(Dataset records)
────────────────────

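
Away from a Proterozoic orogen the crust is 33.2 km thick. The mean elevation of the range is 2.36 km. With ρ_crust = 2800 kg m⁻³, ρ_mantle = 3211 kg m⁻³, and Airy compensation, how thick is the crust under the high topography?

51.6 km

Root depth r = h ρ_c / (ρ_m − ρ_c) = 2.36 km × 2800 / 411 = 16.08 km.
Total thickness = T + h + r = 33.2 km + 2.36 km + 16.08 km = 51.6 km.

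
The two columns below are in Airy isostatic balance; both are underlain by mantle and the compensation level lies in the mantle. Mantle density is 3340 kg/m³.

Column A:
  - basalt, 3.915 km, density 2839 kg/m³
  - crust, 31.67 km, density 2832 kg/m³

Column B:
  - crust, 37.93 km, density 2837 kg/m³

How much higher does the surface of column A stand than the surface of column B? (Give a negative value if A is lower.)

−0.308 km

For any compensation level in the mantle, the mantle terms cancel and isostasy reduces to e = (Σt_A − Σt_B) − (Σ(ρt)_A − Σ(ρt)_B) / ρ_m.
Σt_A = 35.585 km; Σt_B = 37.93 km; Σ(ρt)_A = 100804.125; Σ(ρt)_B = 107607.41 (in km·kg/m³).
e = (35.585 − 37.93) − (100804.125 − 107607.41) / 3340 = −0.308 km.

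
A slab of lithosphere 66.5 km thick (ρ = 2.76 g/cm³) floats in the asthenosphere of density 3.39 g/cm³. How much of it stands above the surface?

Floating equilibrium: submerged depth d = t ρ_obj/ρ_fluid = 66.5 km × 2.76/3.39 = 54.14 km.
Freeboard = t − d = 66.5 km − 54.14 km = 12.4 km.

12.4 km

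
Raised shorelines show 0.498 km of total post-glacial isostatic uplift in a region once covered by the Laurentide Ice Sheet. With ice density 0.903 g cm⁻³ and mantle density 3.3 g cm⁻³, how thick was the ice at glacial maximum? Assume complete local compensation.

1.82 km

u = t ρ_ice/ρ_m → t = u ρ_m/ρ_ice = 0.498 km × 3.3/0.903 = 1.82 km.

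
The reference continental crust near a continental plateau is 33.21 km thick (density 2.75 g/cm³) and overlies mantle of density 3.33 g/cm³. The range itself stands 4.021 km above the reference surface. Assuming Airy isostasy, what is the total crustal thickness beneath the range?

56.3 km

Root depth r = h ρ_c / (ρ_m − ρ_c) = 4.021 km × 2.75 / 0.58 = 19.07 km.
Total thickness = T + h + r = 33.21 km + 4.021 km + 19.07 km = 56.3 km.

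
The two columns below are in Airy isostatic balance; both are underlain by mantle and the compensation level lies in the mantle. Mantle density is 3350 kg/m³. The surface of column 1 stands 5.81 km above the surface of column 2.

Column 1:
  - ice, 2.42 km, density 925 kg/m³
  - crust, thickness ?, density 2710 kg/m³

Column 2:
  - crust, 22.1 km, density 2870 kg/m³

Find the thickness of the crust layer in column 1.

Take the compensation level at the base of the deeper column (depth z_c below the surface of column 1) and equate Σ ρ_i t_i down to z_c; mantle fills any gap and the z_c terms cancel.
Column 1: 2.42×925 + x×2710 + (z_c − 2.42 − x)×3350
Column 2: 5.81×0 + 22.1×2870 + (z_c − 5.81 − 22.1)×3350
The z_c×3350 term appears on both sides and cancels. Collect the known terms of each column as K = Σ(ρt)_known − 3350 × (depth of known layers): K_1 = 2238.5 − 3350×2.42 = −5868.5; K_2 = 63427 − 3350×(5.81 + 22.1) = −30071.5.
Balance: K_1 − x×(3350 − 2710) = K_2, so x = (K_1 − K_2)/(3350 − 2710) = 24203/640 = 37.8 km.

37.8 km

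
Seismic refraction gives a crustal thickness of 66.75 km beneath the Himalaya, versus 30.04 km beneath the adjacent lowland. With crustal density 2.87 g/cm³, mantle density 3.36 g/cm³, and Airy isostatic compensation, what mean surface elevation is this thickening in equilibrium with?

Excess crust Δ = 66.75 km − 30.04 km = 36.71 km, split between elevation h and root r with h + r = Δ.
Airy balance ρ_c h = (ρ_m − ρ_c) r gives r = h ρ_c/(ρ_m − ρ_c), so h (1 + ρ_c/(ρ_m − ρ_c)) = Δ, i.e. h = Δ (ρ_m − ρ_c)/ρ_m.
h = 36.71 km × 0.49/3.36 = 5.35 km.

5.35 km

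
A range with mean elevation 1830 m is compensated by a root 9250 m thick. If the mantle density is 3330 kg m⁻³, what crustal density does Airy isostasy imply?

2780 kg m⁻³

ρ_c h = (ρ_m − ρ_c) r → ρ_c (h + r) = ρ_m r → ρ_c = ρ_m r / (h + r).
ρ_c = 3330 × 9250 m / (1830 m + 9250 m) = 2780 kg m⁻³.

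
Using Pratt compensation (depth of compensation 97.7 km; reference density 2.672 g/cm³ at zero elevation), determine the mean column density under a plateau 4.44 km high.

2.56 g/cm³

Pratt balance: ρ_ref D = ρ (D + h).
ρ = ρ_ref D/(D + h) = 2.672 × 97.7 km/(97.7 km + 4.44 km) = 2.56 g/cm³.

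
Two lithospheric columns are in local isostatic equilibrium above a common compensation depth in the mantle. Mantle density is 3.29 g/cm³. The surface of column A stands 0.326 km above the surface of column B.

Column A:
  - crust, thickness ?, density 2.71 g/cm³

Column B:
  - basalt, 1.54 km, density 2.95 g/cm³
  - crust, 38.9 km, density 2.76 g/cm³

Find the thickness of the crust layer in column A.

Take the compensation level at the base of the deeper column (depth z_c below the surface of column A) and equate Σ ρ_i t_i down to z_c; mantle fills any gap and the z_c terms cancel.
Column A: x×2.71 + (z_c − 0 − x)×3.29
Column B: 0.326×0 + 1.54×2.95 + 38.9×2.76 + (z_c − 0.326 − 40.44)×3.29
The z_c×3.29 term appears on both sides and cancels. Collect the known terms of each column as K = Σ(ρt)_known − 3.29 × (depth of known layers): K_A = 0 − 3.29×0 = 0; K_B = 111.907 − 3.29×(0.326 + 40.44) = −22.21314.
Balance: K_A − x×(3.29 − 2.71) = K_B, so x = (K_A − K_B)/(3.29 − 2.71) = 22.2131/0.58 = 38.3 km.

38.3 km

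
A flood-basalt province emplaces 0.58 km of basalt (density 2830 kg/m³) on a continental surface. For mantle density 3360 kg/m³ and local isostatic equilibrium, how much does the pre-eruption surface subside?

0.489 km

Subaerial loading: s = t ρ_load / ρ_m.
s = 0.58 km × 2830/3360 = 0.489 km.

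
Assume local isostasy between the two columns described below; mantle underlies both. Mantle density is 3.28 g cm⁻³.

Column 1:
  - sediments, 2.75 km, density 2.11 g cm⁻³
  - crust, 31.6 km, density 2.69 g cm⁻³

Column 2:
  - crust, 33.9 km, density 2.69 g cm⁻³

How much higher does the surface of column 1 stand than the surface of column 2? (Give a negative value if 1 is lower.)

For any compensation level in the mantle, the mantle terms cancel and isostasy reduces to e = (Σt_1 − Σt_2) − (Σ(ρt)_1 − Σ(ρt)_2) / ρ_m.
Σt_1 = 34.35 km; Σt_2 = 33.9 km; Σ(ρt)_1 = 90.8065; Σ(ρt)_2 = 91.191 (in km·g cm⁻³).
e = (34.35 − 33.9) − (90.8065 − 91.191) / 3.28 = 0.567 km.

0.567 km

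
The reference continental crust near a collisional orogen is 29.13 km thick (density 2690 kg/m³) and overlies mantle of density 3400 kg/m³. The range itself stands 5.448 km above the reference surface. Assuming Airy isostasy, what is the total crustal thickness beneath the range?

55.2 km

Root depth r = h ρ_c / (ρ_m − ρ_c) = 5.448 km × 2690 / 710 = 20.64 km.
Total thickness = T + h + r = 29.13 km + 5.448 km + 20.64 km = 55.2 km.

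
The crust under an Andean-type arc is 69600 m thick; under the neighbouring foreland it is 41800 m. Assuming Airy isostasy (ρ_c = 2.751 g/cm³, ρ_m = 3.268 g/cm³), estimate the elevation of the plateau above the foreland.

4400 m

Excess crust Δ = 69600 m − 41800 m = 27800 m, split between elevation h and root r with h + r = Δ.
Airy balance ρ_c h = (ρ_m − ρ_c) r gives r = h ρ_c/(ρ_m − ρ_c), so h (1 + ρ_c/(ρ_m − ρ_c)) = Δ, i.e. h = Δ (ρ_m − ρ_c)/ρ_m.
h = 27800 m × 0.517/3.268 = 4400 m.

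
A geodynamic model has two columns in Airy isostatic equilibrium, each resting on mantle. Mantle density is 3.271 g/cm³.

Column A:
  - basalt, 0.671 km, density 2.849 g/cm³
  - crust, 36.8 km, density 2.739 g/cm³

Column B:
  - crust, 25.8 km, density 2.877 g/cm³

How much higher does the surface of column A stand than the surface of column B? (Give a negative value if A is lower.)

2.96 km

For any compensation level in the mantle, the mantle terms cancel and isostasy reduces to e = (Σt_A − Σt_B) − (Σ(ρt)_A − Σ(ρt)_B) / ρ_m.
Σt_A = 37.471 km; Σt_B = 25.8 km; Σ(ρt)_A = 102.706879; Σ(ρt)_B = 74.2266 (in km·g/cm³).
e = (37.471 − 25.8) − (102.706879 − 74.2266) / 3.271 = 2.96 km.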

────────────────────

- _Task details_
Copy the records above exactly, starting at the line that contains "- crust, 25.8 km, density 2.877 g/cm³" and ending at the last line, and leave out all earlier lines.

- _Answer below_
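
  - crust, 25.8 km, density 2.877 g/cm³

How much higher does the surface of column A stand than the surface of column B? (Give a negative value if A is lower.)

2.96 km

For any compensation level in the mantle, the mantle terms cancel and isostasy reduces to e = (Σt_A − Σt_B) − (Σ(ρt)_A − Σ(ρt)_B) / ρ_m.
Σt_A = 37.471 km; Σt_B = 25.8 km; Σ(ρt)_A = 102.706879; Σ(ρt)_B = 74.2266 (in km·g/cm³).
e = (37.471 − 25.8) − (102.706879 − 74.2266) / 3.271 = 2.96 km.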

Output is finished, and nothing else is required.